* _Assigned task_
Below are records; copy every line in them that holds the word "Perform".

(Input material begins)

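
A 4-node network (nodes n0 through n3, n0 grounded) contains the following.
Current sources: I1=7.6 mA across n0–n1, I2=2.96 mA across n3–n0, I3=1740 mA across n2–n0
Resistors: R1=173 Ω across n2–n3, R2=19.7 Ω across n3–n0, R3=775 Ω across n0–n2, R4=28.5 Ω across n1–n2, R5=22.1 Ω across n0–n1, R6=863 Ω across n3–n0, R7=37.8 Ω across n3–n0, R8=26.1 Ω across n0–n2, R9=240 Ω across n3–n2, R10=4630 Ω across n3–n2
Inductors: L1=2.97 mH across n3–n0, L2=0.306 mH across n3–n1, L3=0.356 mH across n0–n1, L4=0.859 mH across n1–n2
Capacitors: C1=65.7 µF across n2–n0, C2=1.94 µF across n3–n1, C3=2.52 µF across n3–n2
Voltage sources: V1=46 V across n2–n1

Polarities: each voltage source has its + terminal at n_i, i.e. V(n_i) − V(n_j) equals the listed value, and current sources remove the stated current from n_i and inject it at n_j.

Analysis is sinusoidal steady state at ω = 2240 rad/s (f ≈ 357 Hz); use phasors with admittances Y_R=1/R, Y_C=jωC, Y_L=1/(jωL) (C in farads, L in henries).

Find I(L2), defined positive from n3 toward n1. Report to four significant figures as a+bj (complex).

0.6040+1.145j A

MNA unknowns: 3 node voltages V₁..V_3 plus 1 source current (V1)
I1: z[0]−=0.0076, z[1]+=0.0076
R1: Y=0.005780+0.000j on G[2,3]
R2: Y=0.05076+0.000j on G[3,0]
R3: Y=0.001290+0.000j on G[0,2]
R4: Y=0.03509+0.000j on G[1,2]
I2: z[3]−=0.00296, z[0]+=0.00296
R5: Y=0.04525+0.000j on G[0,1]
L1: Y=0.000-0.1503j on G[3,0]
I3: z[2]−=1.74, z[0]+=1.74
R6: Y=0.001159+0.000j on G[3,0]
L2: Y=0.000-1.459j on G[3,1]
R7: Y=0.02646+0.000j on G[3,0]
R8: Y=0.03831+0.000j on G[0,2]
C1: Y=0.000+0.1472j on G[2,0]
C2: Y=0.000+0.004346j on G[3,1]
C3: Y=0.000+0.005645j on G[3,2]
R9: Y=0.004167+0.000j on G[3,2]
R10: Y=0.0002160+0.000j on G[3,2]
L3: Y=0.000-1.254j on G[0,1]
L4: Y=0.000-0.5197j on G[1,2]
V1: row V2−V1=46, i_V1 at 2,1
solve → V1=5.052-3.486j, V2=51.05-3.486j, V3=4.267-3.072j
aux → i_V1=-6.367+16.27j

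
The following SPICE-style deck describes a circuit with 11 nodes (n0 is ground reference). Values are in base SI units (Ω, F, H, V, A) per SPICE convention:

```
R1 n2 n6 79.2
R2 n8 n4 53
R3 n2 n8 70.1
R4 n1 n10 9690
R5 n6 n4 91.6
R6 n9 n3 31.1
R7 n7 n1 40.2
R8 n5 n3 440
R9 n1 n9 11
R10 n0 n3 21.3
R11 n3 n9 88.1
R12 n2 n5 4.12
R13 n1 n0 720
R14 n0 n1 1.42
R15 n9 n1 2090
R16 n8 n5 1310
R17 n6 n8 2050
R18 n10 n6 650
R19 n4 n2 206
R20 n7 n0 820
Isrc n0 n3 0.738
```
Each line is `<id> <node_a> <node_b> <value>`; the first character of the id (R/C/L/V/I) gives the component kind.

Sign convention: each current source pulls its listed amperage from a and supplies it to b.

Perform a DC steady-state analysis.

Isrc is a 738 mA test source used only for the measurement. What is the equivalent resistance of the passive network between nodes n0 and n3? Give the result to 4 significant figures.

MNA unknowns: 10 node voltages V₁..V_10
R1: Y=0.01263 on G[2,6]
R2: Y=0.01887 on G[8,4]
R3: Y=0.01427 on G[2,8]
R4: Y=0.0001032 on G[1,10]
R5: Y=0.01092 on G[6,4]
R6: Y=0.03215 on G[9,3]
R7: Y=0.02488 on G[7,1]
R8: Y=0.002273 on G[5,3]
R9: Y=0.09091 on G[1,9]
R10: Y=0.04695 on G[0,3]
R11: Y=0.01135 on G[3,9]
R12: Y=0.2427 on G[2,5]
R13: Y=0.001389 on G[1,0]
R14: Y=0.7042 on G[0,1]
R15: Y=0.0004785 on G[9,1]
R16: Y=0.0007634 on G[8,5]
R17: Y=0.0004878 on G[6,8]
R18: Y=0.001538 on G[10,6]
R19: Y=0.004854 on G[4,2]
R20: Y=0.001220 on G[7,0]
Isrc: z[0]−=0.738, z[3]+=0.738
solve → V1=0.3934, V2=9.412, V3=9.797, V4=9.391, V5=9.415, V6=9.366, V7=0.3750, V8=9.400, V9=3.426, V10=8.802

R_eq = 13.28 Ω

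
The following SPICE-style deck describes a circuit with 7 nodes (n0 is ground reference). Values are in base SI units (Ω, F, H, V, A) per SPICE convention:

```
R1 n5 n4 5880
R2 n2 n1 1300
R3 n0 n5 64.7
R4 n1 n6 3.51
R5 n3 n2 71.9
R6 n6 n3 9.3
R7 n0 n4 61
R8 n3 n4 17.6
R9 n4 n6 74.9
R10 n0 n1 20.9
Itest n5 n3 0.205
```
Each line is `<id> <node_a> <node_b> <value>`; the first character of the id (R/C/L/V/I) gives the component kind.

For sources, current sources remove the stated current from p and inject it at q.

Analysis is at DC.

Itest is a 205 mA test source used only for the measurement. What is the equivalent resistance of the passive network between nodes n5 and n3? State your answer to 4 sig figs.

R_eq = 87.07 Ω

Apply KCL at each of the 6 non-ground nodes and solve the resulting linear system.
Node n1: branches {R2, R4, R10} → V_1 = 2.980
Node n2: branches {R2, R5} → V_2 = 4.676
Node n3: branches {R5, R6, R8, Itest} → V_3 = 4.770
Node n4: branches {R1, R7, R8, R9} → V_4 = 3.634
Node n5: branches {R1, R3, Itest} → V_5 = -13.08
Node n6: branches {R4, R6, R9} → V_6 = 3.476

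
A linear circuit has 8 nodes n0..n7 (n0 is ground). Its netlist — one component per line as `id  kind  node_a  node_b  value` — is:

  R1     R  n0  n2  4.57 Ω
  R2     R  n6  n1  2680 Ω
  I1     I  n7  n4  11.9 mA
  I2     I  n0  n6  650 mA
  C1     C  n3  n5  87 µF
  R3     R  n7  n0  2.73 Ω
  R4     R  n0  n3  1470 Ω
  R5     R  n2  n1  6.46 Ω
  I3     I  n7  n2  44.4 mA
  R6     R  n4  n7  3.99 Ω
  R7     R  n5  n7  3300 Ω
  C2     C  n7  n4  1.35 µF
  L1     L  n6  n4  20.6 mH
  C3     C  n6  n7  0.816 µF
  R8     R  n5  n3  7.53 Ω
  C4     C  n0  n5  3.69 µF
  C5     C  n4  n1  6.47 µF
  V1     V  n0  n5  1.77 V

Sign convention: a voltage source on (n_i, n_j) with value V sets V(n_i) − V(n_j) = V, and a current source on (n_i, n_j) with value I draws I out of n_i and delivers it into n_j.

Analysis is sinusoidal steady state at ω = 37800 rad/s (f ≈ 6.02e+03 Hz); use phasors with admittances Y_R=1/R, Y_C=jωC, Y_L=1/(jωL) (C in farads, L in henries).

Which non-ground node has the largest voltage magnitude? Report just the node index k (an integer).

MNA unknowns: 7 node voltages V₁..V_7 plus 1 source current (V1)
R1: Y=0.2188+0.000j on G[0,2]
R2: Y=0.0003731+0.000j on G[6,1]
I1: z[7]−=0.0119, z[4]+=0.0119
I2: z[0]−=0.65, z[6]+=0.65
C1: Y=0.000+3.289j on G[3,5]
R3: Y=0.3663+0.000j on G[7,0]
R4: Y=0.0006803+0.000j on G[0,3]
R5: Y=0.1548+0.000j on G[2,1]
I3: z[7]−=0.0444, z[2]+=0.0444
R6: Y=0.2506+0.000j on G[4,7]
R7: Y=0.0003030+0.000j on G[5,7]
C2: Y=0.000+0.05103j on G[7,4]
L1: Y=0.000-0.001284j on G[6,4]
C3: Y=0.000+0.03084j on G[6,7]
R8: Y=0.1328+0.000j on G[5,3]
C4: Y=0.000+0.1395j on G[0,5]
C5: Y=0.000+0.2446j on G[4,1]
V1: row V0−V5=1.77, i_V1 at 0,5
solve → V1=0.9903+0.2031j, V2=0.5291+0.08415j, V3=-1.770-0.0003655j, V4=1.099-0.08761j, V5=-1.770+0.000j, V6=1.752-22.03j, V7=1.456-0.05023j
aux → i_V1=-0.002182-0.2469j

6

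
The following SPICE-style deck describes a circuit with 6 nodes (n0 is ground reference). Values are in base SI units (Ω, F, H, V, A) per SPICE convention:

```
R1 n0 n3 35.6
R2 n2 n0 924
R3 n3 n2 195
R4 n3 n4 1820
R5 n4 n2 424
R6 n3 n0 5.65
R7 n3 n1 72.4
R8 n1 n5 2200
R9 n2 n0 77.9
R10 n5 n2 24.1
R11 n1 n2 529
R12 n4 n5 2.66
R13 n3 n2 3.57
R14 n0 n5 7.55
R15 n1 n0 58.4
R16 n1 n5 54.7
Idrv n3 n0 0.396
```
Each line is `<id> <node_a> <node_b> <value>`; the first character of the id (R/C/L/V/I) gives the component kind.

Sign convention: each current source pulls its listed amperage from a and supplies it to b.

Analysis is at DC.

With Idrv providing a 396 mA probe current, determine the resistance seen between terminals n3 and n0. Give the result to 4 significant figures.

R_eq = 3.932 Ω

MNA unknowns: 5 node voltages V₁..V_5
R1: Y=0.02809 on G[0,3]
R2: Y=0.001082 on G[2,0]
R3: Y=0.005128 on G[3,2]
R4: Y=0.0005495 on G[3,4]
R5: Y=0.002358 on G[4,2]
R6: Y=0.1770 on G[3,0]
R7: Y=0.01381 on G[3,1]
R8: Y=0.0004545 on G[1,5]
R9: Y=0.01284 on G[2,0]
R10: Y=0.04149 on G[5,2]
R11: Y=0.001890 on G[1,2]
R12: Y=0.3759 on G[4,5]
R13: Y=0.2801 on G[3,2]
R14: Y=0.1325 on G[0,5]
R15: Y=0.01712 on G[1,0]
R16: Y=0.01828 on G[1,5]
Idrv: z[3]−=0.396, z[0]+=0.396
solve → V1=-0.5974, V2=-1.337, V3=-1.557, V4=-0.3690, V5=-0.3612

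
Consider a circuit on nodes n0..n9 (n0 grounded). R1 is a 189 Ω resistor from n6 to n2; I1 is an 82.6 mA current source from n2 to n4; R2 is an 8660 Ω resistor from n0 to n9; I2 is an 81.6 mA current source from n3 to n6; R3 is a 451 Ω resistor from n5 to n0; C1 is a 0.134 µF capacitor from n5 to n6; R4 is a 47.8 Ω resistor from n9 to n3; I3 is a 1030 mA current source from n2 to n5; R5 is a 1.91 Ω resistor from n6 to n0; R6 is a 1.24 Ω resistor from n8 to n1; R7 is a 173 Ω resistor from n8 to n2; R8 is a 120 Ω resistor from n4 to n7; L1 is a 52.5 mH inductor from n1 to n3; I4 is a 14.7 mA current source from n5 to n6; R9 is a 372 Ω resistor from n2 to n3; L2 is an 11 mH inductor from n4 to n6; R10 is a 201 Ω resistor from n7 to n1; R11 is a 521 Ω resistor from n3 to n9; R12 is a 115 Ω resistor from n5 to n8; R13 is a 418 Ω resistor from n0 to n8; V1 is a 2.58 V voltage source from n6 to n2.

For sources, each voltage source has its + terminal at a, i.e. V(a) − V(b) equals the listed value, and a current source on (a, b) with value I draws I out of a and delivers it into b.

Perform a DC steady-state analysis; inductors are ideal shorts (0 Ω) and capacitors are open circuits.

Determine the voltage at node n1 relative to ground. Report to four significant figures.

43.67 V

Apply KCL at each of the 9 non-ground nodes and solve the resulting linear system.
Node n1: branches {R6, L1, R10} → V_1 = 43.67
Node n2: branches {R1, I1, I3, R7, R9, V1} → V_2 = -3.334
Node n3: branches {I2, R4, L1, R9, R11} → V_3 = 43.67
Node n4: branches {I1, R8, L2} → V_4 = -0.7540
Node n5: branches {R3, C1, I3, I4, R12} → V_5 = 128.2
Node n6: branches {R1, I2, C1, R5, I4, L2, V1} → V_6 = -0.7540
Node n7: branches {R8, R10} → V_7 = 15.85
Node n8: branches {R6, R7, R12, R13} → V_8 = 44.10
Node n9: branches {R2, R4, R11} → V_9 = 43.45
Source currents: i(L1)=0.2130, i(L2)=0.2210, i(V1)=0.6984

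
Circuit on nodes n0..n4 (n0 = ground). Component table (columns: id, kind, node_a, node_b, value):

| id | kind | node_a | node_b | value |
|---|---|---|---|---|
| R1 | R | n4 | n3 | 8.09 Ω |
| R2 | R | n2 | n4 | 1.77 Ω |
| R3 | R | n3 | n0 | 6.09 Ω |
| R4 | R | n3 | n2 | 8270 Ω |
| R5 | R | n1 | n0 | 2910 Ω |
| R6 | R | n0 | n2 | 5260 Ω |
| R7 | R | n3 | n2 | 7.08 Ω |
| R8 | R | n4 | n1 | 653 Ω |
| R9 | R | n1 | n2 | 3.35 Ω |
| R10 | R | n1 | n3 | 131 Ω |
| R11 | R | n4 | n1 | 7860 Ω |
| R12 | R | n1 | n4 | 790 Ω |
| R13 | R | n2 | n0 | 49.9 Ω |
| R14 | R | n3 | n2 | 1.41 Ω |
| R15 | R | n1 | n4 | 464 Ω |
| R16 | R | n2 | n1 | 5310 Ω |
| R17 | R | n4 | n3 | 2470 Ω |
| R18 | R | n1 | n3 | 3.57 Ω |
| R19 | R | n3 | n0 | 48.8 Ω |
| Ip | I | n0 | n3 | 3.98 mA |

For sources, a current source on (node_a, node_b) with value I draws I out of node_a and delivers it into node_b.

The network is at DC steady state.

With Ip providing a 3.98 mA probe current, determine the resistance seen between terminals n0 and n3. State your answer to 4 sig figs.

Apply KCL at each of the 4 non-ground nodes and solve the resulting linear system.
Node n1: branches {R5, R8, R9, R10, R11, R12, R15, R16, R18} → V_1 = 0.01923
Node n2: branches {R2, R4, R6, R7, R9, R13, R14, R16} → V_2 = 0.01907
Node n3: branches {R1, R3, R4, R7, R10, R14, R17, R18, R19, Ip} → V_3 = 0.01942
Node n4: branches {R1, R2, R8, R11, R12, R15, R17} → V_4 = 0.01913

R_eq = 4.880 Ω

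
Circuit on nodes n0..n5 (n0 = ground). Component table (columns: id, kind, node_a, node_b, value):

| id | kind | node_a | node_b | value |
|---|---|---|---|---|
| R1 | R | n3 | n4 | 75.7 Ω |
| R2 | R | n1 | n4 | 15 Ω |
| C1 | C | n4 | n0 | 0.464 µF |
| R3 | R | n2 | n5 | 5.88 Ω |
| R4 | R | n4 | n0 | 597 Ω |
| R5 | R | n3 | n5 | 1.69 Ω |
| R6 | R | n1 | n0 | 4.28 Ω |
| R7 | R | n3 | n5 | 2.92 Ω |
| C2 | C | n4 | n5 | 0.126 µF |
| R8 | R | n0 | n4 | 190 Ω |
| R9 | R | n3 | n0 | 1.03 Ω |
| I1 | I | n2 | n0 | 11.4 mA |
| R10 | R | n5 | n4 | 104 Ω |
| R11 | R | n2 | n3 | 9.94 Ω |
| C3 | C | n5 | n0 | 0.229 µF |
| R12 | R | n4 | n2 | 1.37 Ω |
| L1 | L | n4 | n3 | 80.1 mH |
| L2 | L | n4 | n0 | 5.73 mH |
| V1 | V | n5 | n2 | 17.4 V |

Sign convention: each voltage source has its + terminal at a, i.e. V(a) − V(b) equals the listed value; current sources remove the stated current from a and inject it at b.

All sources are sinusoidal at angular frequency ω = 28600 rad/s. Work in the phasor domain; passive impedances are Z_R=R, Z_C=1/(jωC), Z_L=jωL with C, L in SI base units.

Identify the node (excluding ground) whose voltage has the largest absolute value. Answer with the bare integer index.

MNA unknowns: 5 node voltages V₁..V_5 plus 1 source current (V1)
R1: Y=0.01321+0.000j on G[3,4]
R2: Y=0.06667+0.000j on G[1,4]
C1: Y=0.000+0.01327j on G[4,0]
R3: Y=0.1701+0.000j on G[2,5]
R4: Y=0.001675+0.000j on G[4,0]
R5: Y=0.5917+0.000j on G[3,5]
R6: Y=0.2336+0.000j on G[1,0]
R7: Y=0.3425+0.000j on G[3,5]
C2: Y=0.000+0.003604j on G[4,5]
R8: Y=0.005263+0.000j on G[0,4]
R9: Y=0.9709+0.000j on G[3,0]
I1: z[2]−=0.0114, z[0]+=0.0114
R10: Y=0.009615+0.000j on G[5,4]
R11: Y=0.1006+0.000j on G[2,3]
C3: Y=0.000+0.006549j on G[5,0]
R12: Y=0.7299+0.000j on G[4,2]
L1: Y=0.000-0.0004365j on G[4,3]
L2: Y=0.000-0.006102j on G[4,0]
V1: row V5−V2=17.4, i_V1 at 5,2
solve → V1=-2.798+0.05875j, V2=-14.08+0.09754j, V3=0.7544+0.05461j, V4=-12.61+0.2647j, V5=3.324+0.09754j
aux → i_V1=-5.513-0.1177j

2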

(Input material ends)

* _Expected output_
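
Perform a DC steady-state analysis.
Perform a DC steady-state analysis; inductors are ideal shorts (0 Ω) and capacitors are open circuits.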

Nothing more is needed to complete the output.